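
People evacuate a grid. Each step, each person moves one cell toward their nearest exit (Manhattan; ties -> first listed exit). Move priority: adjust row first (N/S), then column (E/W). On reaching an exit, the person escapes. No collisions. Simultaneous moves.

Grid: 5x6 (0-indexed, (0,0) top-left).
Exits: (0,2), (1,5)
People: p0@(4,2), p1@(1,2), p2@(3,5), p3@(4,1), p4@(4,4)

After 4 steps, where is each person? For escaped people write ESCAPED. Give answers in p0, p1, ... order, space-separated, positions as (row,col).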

━━━━━━━━━━━━━━━━

Required action
Whenever a line of the material above contains the string "each", copy that line out.

Response to the task
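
People evacuate a grid. Each step, each person moves one cell toward their nearest exit (Manhattan; ties -> first listed exit). Move priority: adjust row first (N/S), then column (E/W). On reaching an exit, the person escapes. No collisions. Simultaneous moves.
After 4 steps, where is each person? For escaped people write ESCAPED. Give answers in p0, p1, ... order, space-separated, positions as (row,col).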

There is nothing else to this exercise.